ABOUT THIS TASK – Print out the complete set of records below, exactly as they read.

########################################

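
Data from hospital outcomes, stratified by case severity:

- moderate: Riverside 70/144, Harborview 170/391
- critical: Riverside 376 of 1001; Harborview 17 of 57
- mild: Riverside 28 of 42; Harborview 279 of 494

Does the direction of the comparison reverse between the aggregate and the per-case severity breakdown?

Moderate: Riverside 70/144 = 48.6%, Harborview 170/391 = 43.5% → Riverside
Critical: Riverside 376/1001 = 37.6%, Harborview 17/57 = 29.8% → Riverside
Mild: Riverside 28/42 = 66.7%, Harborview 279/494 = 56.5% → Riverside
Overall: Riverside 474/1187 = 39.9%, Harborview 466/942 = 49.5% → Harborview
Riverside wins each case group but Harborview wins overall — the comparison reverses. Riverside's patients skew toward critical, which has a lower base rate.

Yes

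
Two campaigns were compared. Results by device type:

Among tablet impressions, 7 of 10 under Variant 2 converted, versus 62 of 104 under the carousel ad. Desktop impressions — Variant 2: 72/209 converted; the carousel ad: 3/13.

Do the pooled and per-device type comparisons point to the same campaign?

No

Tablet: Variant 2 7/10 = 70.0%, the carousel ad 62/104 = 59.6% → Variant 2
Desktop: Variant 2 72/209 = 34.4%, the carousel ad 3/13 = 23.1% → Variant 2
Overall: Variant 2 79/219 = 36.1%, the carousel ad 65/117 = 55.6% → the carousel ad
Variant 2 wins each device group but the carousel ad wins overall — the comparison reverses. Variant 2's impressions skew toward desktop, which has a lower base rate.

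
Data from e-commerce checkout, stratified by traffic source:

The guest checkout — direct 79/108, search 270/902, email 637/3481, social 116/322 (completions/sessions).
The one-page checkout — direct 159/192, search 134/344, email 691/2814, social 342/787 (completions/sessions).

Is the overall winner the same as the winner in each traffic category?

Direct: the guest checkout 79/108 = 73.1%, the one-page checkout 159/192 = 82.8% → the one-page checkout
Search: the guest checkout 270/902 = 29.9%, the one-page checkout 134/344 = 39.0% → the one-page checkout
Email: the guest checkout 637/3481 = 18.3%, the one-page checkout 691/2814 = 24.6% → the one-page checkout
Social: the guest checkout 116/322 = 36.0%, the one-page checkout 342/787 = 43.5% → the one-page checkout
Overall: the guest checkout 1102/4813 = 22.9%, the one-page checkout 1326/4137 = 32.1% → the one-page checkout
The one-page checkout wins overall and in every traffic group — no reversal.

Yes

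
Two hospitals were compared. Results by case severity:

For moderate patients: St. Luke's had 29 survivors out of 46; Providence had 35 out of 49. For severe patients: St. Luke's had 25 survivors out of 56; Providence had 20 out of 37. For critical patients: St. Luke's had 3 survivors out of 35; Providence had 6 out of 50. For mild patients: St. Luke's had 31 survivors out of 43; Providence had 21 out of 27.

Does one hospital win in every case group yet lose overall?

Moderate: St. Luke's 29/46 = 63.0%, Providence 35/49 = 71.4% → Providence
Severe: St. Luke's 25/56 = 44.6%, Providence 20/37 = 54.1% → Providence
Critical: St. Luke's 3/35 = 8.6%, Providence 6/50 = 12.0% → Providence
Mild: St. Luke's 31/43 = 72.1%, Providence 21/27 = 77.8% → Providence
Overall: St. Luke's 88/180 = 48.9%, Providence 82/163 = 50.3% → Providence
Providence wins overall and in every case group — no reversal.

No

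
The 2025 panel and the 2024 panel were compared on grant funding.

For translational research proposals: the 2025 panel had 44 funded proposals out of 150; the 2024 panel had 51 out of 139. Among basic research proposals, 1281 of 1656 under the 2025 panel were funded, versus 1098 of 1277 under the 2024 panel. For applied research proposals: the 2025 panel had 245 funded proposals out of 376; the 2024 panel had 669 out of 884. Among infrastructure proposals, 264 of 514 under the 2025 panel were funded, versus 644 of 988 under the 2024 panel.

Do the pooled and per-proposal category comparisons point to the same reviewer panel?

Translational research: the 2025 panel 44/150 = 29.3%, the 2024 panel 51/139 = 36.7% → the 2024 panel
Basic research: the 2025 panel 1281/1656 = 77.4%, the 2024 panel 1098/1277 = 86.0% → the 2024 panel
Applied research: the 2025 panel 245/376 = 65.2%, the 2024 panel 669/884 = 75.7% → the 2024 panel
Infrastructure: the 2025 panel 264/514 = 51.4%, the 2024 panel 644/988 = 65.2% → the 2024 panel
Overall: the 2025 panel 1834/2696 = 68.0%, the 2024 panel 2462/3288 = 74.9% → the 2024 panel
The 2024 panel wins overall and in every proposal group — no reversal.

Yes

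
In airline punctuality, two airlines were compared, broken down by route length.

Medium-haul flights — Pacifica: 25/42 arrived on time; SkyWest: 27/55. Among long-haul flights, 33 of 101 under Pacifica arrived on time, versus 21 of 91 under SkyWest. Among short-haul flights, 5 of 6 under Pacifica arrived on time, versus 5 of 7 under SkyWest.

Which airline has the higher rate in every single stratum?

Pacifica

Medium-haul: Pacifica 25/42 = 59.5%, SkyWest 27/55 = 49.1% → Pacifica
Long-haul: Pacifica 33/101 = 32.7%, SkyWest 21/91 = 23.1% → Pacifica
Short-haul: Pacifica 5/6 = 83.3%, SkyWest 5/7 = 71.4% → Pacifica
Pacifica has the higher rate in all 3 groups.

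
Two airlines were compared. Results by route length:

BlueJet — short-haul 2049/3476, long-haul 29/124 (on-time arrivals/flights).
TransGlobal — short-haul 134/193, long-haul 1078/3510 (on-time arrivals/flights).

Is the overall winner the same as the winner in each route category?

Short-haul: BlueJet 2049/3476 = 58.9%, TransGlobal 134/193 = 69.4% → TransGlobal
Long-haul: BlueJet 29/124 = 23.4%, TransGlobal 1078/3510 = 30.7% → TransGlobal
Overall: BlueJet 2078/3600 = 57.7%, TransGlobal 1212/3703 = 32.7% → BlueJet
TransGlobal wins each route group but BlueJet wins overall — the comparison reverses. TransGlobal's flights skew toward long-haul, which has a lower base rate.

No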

########################################

REPLY TO THE EXERCISE –
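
Data from hospital outcomes, stratified by case severity:

- moderate: Riverside 70/144, Harborview 170/391
- critical: Riverside 376 of 1001; Harborview 17 of 57
- mild: Riverside 28 of 42; Harborview 279 of 494

Does the direction of the comparison reverse between the aggregate and the per-case severity breakdown?

Moderate: Riverside 70/144 = 48.6%, Harborview 170/391 = 43.5% → Riverside
Critical: Riverside 376/1001 = 37.6%, Harborview 17/57 = 29.8% → Riverside
Mild: Riverside 28/42 = 66.7%, Harborview 279/494 = 56.5% → Riverside
Overall: Riverside 474/1187 = 39.9%, Harborview 466/942 = 49.5% → Harborview
Riverside wins each case group but Harborview wins overall — the comparison reverses. Riverside's patients skew toward critical, which has a lower base rate.

Yes

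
Two campaigns were compared. Results by device type:

Among tablet impressions, 7 of 10 under Variant 2 converted, versus 62 of 104 under the carousel ad. Desktop impressions — Variant 2: 72/209 converted; the carousel ad: 3/13.

Do the pooled and per-device type comparisons point to the same campaign?

No

Tablet: Variant 2 7/10 = 70.0%, the carousel ad 62/104 = 59.6% → Variant 2
Desktop: Variant 2 72/209 = 34.4%, the carousel ad 3/13 = 23.1% → Variant 2
Overall: Variant 2 79/219 = 36.1%, the carousel ad 65/117 = 55.6% → the carousel ad
Variant 2 wins each device group but the carousel ad wins overall — the comparison reverses. Variant 2's impressions skew toward desktop, which has a lower base rate.

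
Data from e-commerce checkout, stratified by traffic source:

The guest checkout — direct 79/108, search 270/902, email 637/3481, social 116/322 (completions/sessions).
The one-page checkout — direct 159/192, search 134/344, email 691/2814, social 342/787 (completions/sessions).

Is the overall winner the same as the winner in each traffic category?

Direct: the guest checkout 79/108 = 73.1%, the one-page checkout 159/192 = 82.8% → the one-page checkout
Search: the guest checkout 270/902 = 29.9%, the one-page checkout 134/344 = 39.0% → the one-page checkout
Email: the guest checkout 637/3481 = 18.3%, the one-page checkout 691/2814 = 24.6% → the one-page checkout
Social: the guest checkout 116/322 = 36.0%, the one-page checkout 342/787 = 43.5% → the one-page checkout
Overall: the guest checkout 1102/4813 = 22.9%, the one-page checkout 1326/4137 = 32.1% → the one-page checkout
The one-page checkout wins overall and in every traffic group — no reversal.

Yes

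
Two hospitals were compared. Results by case severity:

For moderate patients: St. Luke's had 29 survivors out of 46; Providence had 35 out of 49. For severe patients: St. Luke's had 25 survivors out of 56; Providence had 20 out of 37. For critical patients: St. Luke's had 3 survivors out of 35; Providence had 6 out of 50. For mild patients: St. Luke's had 31 survivors out of 43; Providence had 21 out of 27.

Does one hospital win in every case group yet lose overall?

Moderate: St. Luke's 29/46 = 63.0%, Providence 35/49 = 71.4% → Providence
Severe: St. Luke's 25/56 = 44.6%, Providence 20/37 = 54.1% → Providence
Critical: St. Luke's 3/35 = 8.6%, Providence 6/50 = 12.0% → Providence
Mild: St. Luke's 31/43 = 72.1%, Providence 21/27 = 77.8% → Providence
Overall: St. Luke's 88/180 = 48.9%, Providence 82/163 = 50.3% → Providence
Providence wins overall and in every case group — no reversal.

No

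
The 2025 panel and the 2024 panel were compared on grant funding.

For translational research proposals: the 2025 panel had 44 funded proposals out of 150; the 2024 panel had 51 out of 139. Among basic research proposals, 1281 of 1656 under the 2025 panel were funded, versus 1098 of 1277 under the 2024 panel. For applied research proposals: the 2025 panel had 245 funded proposals out of 376; the 2024 panel had 669 out of 884. Among infrastructure proposals, 264 of 514 under the 2025 panel were funded, versus 644 of 988 under the 2024 panel.

Do the pooled and per-proposal category comparisons point to the same reviewer panel?

Translational research: the 2025 panel 44/150 = 29.3%, the 2024 panel 51/139 = 36.7% → the 2024 panel
Basic research: the 2025 panel 1281/1656 = 77.4%, the 2024 panel 1098/1277 = 86.0% → the 2024 panel
Applied research: the 2025 panel 245/376 = 65.2%, the 2024 panel 669/884 = 75.7% → the 2024 panel
Infrastructure: the 2025 panel 264/514 = 51.4%, the 2024 panel 644/988 = 65.2% → the 2024 panel
Overall: the 2025 panel 1834/2696 = 68.0%, the 2024 panel 2462/3288 = 74.9% → the 2024 panel
The 2024 panel wins overall and in every proposal group — no reversal.

Yes

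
In airline punctuality, two airlines were compared, broken down by route length.

Medium-haul flights — Pacifica: 25/42 arrived on time; SkyWest: 27/55. Among long-haul flights, 33 of 101 under Pacifica arrived on time, versus 21 of 91 under SkyWest. Among short-haul flights, 5 of 6 under Pacifica arrived on time, versus 5 of 7 under SkyWest.

Which airline has the higher rate in every single stratum?

Pacifica

Medium-haul: Pacifica 25/42 = 59.5%, SkyWest 27/55 = 49.1% → Pacifica
Long-haul: Pacifica 33/101 = 32.7%, SkyWest 21/91 = 23.1% → Pacifica
Short-haul: Pacifica 5/6 = 83.3%, SkyWest 5/7 = 71.4% → Pacifica
Pacifica has the higher rate in all 3 groups.

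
Two airlines were compared. Results by route length:

BlueJet — short-haul 2049/3476, long-haul 29/124 (on-time arrivals/flights).
TransGlobal — short-haul 134/193, long-haul 1078/3510 (on-time arrivals/flights).

Is the overall winner the same as the winner in each route category?

Short-haul: BlueJet 2049/3476 = 58.9%, TransGlobal 134/193 = 69.4% → TransGlobal
Long-haul: BlueJet 29/124 = 23.4%, TransGlobal 1078/3510 = 30.7% → TransGlobal
Overall: BlueJet 2078/3600 = 57.7%, TransGlobal 1212/3703 = 32.7% → BlueJet
TransGlobal wins each route group but BlueJet wins overall — the comparison reverses. TransGlobal's flights skew toward long-haul, which has a lower base rate.

No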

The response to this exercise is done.